What lines of the data below hold the string "Soylent"? Copy each one out.

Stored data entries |
###

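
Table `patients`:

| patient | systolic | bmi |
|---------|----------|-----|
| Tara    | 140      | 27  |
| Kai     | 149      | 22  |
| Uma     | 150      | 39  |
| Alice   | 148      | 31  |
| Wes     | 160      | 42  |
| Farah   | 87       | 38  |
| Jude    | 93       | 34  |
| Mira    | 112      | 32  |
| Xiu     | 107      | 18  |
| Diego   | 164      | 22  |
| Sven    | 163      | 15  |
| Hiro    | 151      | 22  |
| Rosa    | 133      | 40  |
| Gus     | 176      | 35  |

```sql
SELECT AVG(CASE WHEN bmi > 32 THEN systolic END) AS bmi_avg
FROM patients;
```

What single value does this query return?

133.1666666667

patient=Tara: ✗
patient=Kai: ✗
patient=Uma: ✓ → 150
patient=Alice: ✗
patient=Wes: ✓ → 160
patient=Farah: ✓ → 87
patient=Jude: ✓ → 93
patient=Mira: ✗
patient=Xiu: ✗
patient=Diego: ✗
patient=Sven: ✗
patient=Hiro: ✗
patient=Rosa: ✓ → 133
patient=Gus: ✓ → 176
bmi_avg = (150 + 160 + 87 + 93 + 133 + 176) / 6 = 133.1666666667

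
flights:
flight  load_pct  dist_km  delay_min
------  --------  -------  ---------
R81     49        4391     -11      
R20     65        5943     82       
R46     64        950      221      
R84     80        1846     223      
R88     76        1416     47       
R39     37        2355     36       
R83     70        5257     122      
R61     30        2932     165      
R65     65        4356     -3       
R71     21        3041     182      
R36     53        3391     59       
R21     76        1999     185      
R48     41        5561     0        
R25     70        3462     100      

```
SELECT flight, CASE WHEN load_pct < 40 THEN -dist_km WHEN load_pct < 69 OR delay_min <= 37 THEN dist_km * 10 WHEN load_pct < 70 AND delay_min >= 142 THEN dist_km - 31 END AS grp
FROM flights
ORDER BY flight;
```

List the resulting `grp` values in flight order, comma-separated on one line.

59430, NULL, NULL, 33910, -2355, 9500, 55610, -2932, 43560, -3041, 43910, NULL, NULL, NULL

flight=R20: load_pct < 69 OR delay_min <= 37 → 59430
flight=R21: (no match → NULL) → NULL
flight=R25: (no match → NULL) → NULL
flight=R36: load_pct < 69 OR delay_min <= 37 → 33910
flight=R39: load_pct < 40 → -2355
flight=R46: load_pct < 69 OR delay_min <= 37 → 9500
flight=R48: load_pct < 69 OR delay_min <= 37 → 55610
flight=R61: load_pct < 40 → -2932
flight=R65: load_pct < 69 OR delay_min <= 37 → 43560
flight=R71: load_pct < 40 → -3041
flight=R81: load_pct < 69 OR delay_min <= 37 → 43910
flight=R83: (no match → NULL) → NULL
flight=R84: (no match → NULL) → NULL
flight=R88: (no match → NULL) → NULL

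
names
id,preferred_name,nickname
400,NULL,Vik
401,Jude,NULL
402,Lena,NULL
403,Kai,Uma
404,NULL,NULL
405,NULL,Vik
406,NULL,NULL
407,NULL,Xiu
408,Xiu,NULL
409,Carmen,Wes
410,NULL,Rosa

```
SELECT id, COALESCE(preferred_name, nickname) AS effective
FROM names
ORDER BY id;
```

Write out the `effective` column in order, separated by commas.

id=400: preferred_name=NULL, nickname=Vik → Vik
id=401: preferred_name=Jude → Jude
id=402: preferred_name=Lena → Lena
id=403: preferred_name=Kai → Kai
id=404: preferred_name=NULL, nickname=NULL (all NULL) → NULL
id=405: preferred_name=NULL, nickname=Vik → Vik
id=406: preferred_name=NULL, nickname=NULL (all NULL) → NULL
id=407: preferred_name=NULL, nickname=Xiu → Xiu
id=408: preferred_name=Xiu → Xiu
id=409: preferred_name=Carmen → Carmen
id=410: preferred_name=NULL, nickname=Rosa → Rosa

Vik, Jude, Lena, Kai, NULL, Vik, NULL, Xiu, Xiu, Carmen, Rosa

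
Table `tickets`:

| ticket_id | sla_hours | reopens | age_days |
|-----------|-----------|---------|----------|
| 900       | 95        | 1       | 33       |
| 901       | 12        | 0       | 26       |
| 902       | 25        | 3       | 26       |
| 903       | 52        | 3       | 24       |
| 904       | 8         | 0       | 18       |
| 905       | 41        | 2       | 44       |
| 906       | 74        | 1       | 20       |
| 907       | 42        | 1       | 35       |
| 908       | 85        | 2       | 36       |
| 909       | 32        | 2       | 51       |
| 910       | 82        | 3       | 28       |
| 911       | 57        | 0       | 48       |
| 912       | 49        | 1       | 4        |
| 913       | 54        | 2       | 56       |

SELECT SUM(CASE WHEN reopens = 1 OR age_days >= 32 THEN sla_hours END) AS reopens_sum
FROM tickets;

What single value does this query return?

ticket_id=900: ✓ → 95
ticket_id=901: ✗
ticket_id=902: ✗
ticket_id=903: ✗
ticket_id=904: ✗
ticket_id=905: ✓ → 41
ticket_id=906: ✓ → 74
ticket_id=907: ✓ → 42
ticket_id=908: ✓ → 85
ticket_id=909: ✓ → 32
ticket_id=910: ✗
ticket_id=911: ✓ → 57
ticket_id=912: ✓ → 49
ticket_id=913: ✓ → 54
reopens_sum = 95 + 41 + 74 + 42 + 85 + 32 + 57 + 49 + 54 = 529

529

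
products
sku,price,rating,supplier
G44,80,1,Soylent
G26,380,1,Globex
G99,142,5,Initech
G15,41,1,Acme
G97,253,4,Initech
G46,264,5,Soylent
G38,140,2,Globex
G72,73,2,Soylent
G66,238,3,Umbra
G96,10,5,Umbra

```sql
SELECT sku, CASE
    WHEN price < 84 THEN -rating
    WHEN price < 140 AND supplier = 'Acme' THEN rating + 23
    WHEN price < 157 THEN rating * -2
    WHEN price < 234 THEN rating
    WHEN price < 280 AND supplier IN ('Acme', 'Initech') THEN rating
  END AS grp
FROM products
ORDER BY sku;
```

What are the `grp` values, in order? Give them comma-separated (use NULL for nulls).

sku=G15: price < 84 → -1
sku=G26: (no match → NULL) → NULL
sku=G38: price < 157 → -4
sku=G44: price < 84 → -1
sku=G46: (no match → NULL) → NULL
sku=G66: (no match → NULL) → NULL
sku=G72: price < 84 → -2
sku=G96: price < 84 → -5
sku=G97: price < 280 AND supplier IN ('Acme', 'Initech') → 4
sku=G99: price < 157 → -10

-1, NULL, -4, -1, NULL, NULL, -2, -5, 4, -10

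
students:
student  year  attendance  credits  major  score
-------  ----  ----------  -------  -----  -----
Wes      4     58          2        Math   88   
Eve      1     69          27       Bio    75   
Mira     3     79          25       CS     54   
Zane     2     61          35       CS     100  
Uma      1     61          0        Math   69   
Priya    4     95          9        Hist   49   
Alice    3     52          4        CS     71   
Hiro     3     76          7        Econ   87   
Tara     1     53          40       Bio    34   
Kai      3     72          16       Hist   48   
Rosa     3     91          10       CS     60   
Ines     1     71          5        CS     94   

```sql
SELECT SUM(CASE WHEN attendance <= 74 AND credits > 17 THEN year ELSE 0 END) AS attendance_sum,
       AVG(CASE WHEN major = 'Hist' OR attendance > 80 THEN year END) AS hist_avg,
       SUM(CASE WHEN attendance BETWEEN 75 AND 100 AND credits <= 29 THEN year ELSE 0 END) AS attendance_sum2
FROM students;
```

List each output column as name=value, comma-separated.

attendance_sum=4, hist_avg=3.3333333333, attendance_sum2=13

[attendance_sum: attendance <= 74 AND credits > 17]
student=Wes: ✗
student=Eve: ✓ → 1
student=Mira: ✗
student=Zane: ✓ → 2
student=Uma: ✗
student=Priya: ✗
student=Alice: ✗
student=Hiro: ✗
student=Tara: ✓ → 1
student=Kai: ✗
student=Rosa: ✗
student=Ines: ✗
attendance_sum = 1 + 2 + 1 = 4
—
[hist_avg: major = 'Hist' OR attendance > 80]
student=Wes: ✗
student=Eve: ✗
student=Mira: ✗
student=Zane: ✗
student=Uma: ✗
student=Priya: ✓ → 4
student=Alice: ✗
student=Hiro: ✗
student=Tara: ✗
student=Kai: ✓ → 3
student=Rosa: ✓ → 3
student=Ines: ✗
hist_avg = (4 + 3 + 3) / 3 = 3.3333333333
—
[attendance_sum2: attendance BETWEEN 75 AND 100 AND credits <= 29]
student=Wes: ✗
student=Eve: ✗
student=Mira: ✓ → 3
student=Zane: ✗
student=Uma: ✗
student=Priya: ✓ → 4
student=Alice: ✗
student=Hiro: ✓ → 3
student=Tara: ✗
student=Kai: ✗
student=Rosa: ✓ → 3
student=Ines: ✗
attendance_sum2 = 3 + 4 + 3 + 3 = 13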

###

Solution for this task |
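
G44,80,1,Soylent
G46,264,5,Soylent
G72,73,2,Soylent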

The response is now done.